Items listed in a dataset
- - - - - - -

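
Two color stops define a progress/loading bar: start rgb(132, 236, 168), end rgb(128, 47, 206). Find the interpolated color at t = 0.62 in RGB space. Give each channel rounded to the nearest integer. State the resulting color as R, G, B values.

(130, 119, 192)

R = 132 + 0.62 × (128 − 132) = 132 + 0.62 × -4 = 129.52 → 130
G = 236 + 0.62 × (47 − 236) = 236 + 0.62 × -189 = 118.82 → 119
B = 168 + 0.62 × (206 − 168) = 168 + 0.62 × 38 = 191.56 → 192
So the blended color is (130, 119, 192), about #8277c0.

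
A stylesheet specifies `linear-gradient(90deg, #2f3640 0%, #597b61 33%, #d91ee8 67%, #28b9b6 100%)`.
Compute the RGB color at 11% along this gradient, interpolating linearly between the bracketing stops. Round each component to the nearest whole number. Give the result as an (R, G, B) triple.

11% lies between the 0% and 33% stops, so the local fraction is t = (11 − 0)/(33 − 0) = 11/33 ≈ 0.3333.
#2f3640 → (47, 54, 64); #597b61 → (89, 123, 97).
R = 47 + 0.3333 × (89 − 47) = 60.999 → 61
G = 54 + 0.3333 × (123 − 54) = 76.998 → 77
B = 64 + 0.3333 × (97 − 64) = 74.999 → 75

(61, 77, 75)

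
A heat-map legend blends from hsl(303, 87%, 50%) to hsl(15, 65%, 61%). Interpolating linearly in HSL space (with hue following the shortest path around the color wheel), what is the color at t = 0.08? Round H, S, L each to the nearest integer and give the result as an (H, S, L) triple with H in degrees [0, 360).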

- - - - - - -

> _WHAT YOU WILL DO_
Quote every entry exactly.

> _TASK OUTPUT_
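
Two color stops define a progress/loading bar: start rgb(132, 236, 168), end rgb(128, 47, 206). Find the interpolated color at t = 0.62 in RGB space. Give each channel rounded to the nearest integer. State the resulting color as R, G, B values.

(130, 119, 192)

R = 132 + 0.62 × (128 − 132) = 132 + 0.62 × -4 = 129.52 → 130
G = 236 + 0.62 × (47 − 236) = 236 + 0.62 × -189 = 118.82 → 119
B = 168 + 0.62 × (206 − 168) = 168 + 0.62 × 38 = 191.56 → 192
So the blended color is (130, 119, 192), about #8277c0.

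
A stylesheet specifies `linear-gradient(90deg, #2f3640 0%, #597b61 33%, #d91ee8 67%, #28b9b6 100%)`.
Compute the RGB color at 11% along this gradient, interpolating linearly between the bracketing stops. Round each component to the nearest whole number. Give the result as an (R, G, B) triple.

11% lies between the 0% and 33% stops, so the local fraction is t = (11 − 0)/(33 − 0) = 11/33 ≈ 0.3333.
#2f3640 → (47, 54, 64); #597b61 → (89, 123, 97).
R = 47 + 0.3333 × (89 − 47) = 60.999 → 61
G = 54 + 0.3333 × (123 − 54) = 76.998 → 77
B = 64 + 0.3333 × (97 − 64) = 74.999 → 75

(61, 77, 75)

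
A heat-map legend blends from hsl(303, 87%, 50%) to hsl(15, 65%, 61%). Interpolating linearly in HSL space (with hue following the shortest path around the color wheel), what is the color at t = 0.08? Round H, S, L each to the nearest integer and give the result as an (H, S, L) triple with H in degrees [0, 360).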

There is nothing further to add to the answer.